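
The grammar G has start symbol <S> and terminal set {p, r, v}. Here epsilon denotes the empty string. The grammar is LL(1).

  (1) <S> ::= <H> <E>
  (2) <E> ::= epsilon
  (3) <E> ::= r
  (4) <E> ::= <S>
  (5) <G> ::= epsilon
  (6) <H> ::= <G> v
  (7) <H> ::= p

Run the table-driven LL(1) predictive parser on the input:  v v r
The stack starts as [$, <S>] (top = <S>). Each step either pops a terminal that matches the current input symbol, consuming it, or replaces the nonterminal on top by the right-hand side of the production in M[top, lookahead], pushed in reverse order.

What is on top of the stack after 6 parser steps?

step 1: stack=$ <S>  input=v v r $  — expand <S> ::= <H> <E>
step 2: stack=$ <E> <H>  input=v v r $  — expand <H> ::= <G> v
step 3: stack=$ <E> v <G>  input=v v r $  — expand <G> ::= epsilon
step 4: stack=$ <E> v  input=v v r $  — match v
step 5: stack=$ <E>  input=v r $  — expand <E> ::= <S>
step 6: stack=$ <S>  input=v r $  — expand <S> ::= <H> <E>
Stack after step 6: $ <E> <H> (top = <H>).

<H>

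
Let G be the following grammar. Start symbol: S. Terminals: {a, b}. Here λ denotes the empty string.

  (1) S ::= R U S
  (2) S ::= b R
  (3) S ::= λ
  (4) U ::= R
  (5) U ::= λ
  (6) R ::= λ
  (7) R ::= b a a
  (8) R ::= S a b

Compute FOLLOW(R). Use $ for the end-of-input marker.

{$, a, b}

FIRST(S) = {λ, a, b}  (via R U S)
FIRST(R) = {λ, a, b}  (via S a b)
FIRST(U) = {λ, a, b}  (via R)
FOLLOW(S) includes $ since S is the start symbol.
FOLLOW(S): in S::=R U S, the suffix after S is empty (adds nothing new); in R::=S a b, S is followed by a b with FIRST {a}. Thus FOLLOW(S) = {$, a}.
FOLLOW(U): in S::=R U S, U is followed by S with FIRST {λ, a, b}; in S::=R U S, the suffix after U is nullable, so FOLLOW(U) ⊇ FOLLOW(S) = {$, a}. Thus FOLLOW(U) = {$, a, b}.
FOLLOW(R): in S::=R U S, R is followed by U S with FIRST {λ, a, b}; in S::=R U S, the suffix after R is nullable, so FOLLOW(R) ⊇ FOLLOW(S) = {$, a}; in S::=b R, the suffix after R is empty, so FOLLOW(R) ⊇ FOLLOW(S) = {$, a}; in U::=R, the suffix after R is empty, so FOLLOW(R) ⊇ FOLLOW(U) = {$, a, b}. Thus FOLLOW(R) = {$, a, b}.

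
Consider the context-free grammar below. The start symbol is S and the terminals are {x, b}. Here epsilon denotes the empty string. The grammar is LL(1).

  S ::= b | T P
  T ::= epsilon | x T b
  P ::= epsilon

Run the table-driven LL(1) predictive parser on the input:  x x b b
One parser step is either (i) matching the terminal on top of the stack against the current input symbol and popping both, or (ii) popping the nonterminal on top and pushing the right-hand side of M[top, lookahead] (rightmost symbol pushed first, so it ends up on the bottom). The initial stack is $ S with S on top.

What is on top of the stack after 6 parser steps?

     Stack        Input      Action
  1  $ S          x x b b $  expand S ::= T P
  2  $ P T        x x b b $  expand T ::= x T b
  3  $ P b T x    x x b b $  match x
  4  $ P b T      x b b $    expand T ::= x T b
  5  $ P b b T x  x b b $    match x
  6  $ P b b T    b b $      expand T ::= epsilon
Stack after step 6: $ P b b (top = b).

b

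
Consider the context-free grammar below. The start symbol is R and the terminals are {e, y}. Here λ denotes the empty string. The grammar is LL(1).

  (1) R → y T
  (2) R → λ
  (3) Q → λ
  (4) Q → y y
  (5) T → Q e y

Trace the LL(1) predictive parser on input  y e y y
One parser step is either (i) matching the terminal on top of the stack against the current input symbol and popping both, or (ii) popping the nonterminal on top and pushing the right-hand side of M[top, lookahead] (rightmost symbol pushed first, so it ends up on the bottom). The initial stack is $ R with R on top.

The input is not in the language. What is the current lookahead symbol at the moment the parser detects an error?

step 1: stack=$ R  input=y e y y $  — expand R → y T
step 2: stack=$ T y  input=y e y y $  — match y
step 3: stack=$ T  input=e y y $  — expand T → Q e y
step 4: stack=$ y e Q  input=e y y $  — expand Q → λ
step 5: stack=$ y e  input=e y y $  — match e
step 6: stack=$ y  input=y y $  — match y
step 7: stack=$  input=y $  — error: stack empty but input remains

y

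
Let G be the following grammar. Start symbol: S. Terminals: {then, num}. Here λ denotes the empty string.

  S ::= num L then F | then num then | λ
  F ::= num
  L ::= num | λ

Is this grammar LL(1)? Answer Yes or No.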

TASK INSTRUCTIONS: Report every line of the preceding listing where the string "right" occurs.

SOLUTION:
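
The stack starts as [$, <S>] (top = <S>). Each step either pops a terminal that matches the current input symbol, consuming it, or replaces the nonterminal on top by the right-hand side of the production in M[top, lookahead], pushed in reverse order.
One parser step is either (i) matching the terminal on top of the stack against the current input symbol and popping both, or (ii) popping the nonterminal on top and pushing the right-hand side of M[top, lookahead] (rightmost symbol pushed first, so it ends up on the bottom). The initial stack is $ S with S on top.
One parser step is either (i) matching the terminal on top of the stack against the current input symbol and popping both, or (ii) popping the nonterminal on top and pushing the right-hand side of M[top, lookahead] (rightmost symbol pushed first, so it ends up on the bottom). The initial stack is $ R with R on top.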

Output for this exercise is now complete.